- **EXCERPTED DATA**:
[Start of Attachment]

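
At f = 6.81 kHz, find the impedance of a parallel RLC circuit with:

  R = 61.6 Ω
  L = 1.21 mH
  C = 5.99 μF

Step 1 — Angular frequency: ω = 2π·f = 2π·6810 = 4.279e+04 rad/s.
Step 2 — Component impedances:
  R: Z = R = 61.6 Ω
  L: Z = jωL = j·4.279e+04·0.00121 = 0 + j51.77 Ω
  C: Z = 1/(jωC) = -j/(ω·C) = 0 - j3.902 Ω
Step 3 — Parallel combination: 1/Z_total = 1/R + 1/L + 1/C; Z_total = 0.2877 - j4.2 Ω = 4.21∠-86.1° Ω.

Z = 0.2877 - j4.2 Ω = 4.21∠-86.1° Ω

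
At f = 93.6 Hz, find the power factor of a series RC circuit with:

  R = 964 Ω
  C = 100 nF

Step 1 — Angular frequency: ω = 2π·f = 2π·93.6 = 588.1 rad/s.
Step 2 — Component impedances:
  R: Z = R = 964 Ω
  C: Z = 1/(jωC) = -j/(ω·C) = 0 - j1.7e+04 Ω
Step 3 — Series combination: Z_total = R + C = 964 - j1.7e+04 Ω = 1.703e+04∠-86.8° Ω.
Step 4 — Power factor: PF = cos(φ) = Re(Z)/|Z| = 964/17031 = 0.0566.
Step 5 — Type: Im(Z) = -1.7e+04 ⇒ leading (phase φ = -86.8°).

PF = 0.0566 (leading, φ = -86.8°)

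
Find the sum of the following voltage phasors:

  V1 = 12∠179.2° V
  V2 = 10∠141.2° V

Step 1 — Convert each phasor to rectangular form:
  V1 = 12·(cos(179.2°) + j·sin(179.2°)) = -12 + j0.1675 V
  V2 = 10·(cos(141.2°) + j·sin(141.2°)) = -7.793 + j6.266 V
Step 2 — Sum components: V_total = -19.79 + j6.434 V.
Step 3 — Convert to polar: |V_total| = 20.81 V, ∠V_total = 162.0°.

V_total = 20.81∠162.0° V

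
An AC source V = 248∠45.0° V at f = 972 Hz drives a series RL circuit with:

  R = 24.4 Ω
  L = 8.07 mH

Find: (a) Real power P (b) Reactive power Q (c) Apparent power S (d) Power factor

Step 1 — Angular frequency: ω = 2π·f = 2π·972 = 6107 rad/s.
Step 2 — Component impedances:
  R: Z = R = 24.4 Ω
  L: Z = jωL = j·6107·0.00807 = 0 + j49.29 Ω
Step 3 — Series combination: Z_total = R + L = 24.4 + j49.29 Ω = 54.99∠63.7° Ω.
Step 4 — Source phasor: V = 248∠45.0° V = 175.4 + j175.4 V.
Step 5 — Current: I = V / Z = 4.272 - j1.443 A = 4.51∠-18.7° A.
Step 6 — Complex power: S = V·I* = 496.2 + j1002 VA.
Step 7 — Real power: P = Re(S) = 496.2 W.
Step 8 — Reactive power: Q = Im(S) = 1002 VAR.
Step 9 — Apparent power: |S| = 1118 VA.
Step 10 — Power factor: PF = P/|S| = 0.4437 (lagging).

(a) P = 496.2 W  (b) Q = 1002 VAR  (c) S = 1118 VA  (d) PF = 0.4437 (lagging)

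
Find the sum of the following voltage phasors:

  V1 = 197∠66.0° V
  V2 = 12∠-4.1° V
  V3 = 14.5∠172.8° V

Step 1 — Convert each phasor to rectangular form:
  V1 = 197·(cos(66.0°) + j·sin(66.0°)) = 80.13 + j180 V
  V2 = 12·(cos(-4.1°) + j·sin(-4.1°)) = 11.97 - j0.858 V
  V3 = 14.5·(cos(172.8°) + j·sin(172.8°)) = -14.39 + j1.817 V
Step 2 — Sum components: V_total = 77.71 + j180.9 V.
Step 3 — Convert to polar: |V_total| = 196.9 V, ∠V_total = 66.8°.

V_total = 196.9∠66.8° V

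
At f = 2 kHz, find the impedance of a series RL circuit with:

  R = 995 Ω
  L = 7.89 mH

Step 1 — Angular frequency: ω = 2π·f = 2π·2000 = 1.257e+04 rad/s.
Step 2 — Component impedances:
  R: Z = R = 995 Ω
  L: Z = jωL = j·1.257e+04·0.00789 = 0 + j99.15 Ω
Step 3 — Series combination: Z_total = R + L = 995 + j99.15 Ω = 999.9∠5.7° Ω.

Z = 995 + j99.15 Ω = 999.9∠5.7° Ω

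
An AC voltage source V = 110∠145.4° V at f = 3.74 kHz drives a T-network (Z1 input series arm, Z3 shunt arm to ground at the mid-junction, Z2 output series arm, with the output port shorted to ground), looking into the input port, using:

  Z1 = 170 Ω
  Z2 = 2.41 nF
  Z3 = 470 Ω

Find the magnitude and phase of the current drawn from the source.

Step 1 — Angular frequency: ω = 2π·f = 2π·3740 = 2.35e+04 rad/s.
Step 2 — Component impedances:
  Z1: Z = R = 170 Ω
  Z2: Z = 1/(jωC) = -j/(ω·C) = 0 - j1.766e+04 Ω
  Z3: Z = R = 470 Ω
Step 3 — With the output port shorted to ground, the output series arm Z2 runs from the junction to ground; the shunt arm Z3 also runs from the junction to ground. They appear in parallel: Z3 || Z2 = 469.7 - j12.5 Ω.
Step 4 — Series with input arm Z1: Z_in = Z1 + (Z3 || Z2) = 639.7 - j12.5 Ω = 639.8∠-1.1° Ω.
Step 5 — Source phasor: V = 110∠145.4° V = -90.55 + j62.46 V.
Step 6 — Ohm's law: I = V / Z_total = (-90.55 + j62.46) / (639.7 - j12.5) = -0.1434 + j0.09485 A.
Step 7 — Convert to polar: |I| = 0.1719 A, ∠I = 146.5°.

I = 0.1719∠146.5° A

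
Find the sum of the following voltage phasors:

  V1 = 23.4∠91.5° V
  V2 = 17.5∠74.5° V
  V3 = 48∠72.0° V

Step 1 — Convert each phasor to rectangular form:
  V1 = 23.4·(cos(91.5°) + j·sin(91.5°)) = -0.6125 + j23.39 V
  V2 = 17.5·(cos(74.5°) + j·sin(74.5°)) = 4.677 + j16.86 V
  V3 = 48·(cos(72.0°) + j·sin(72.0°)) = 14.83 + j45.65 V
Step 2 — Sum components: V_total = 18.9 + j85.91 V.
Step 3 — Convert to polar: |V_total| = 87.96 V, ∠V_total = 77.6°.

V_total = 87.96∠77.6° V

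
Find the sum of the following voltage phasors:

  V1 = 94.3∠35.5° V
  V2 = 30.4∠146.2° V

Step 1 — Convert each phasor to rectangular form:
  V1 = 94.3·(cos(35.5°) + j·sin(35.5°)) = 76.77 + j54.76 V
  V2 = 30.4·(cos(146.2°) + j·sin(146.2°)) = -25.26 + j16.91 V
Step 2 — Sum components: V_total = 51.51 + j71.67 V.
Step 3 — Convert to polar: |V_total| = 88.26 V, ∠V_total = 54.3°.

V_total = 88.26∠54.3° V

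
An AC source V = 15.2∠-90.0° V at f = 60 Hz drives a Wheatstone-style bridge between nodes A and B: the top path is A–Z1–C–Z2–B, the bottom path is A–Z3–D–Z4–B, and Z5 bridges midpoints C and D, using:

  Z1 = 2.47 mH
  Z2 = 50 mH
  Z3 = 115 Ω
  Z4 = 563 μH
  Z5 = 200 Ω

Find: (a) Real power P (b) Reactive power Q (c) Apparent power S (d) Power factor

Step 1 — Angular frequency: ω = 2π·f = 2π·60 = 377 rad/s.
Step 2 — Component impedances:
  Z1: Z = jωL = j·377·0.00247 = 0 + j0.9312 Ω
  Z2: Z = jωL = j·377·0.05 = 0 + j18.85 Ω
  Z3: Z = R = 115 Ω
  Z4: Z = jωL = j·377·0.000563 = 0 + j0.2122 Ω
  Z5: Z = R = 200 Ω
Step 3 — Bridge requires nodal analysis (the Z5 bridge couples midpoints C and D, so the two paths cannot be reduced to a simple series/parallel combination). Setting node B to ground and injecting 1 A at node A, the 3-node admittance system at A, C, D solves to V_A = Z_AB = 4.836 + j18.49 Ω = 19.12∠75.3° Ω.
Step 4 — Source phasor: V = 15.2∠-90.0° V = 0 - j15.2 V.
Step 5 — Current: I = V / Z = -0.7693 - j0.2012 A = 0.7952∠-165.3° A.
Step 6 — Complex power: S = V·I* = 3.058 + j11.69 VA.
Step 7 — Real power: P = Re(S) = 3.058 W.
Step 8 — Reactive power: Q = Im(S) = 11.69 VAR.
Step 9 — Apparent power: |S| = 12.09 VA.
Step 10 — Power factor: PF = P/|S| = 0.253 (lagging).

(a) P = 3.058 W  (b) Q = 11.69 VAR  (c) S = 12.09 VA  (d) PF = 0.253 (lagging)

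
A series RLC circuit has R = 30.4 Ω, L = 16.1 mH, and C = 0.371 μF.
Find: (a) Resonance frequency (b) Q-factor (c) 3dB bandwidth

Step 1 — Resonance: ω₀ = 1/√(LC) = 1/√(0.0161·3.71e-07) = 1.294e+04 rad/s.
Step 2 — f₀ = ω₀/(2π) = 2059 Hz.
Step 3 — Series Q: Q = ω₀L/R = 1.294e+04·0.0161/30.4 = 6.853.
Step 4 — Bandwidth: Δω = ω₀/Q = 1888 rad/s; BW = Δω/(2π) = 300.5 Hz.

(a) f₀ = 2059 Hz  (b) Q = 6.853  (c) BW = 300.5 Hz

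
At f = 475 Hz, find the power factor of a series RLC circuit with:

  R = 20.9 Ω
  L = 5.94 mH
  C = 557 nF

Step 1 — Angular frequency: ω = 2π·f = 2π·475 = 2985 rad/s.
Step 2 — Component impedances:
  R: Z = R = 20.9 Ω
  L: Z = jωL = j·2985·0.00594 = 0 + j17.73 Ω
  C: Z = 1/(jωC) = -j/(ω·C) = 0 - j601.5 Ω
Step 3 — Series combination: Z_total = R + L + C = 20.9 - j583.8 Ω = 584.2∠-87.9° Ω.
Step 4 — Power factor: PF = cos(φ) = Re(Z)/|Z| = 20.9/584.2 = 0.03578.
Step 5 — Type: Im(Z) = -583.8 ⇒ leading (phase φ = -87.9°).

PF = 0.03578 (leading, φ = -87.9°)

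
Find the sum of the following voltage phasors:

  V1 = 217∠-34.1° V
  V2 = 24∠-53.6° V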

[End of Attachment]

Search the entries for the word "using" and copy every line that has it.

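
An AC voltage source V = 110∠145.4° V at f = 3.74 kHz drives a T-network (Z1 input series arm, Z3 shunt arm to ground at the mid-junction, Z2 output series arm, with the output port shorted to ground), looking into the input port, using:
An AC source V = 15.2∠-90.0° V at f = 60 Hz drives a Wheatstone-style bridge between nodes A and B: the top path is A–Z1–C–Z2–B, the bottom path is A–Z3–D–Z4–B, and Z5 bridges midpoints C and D, using: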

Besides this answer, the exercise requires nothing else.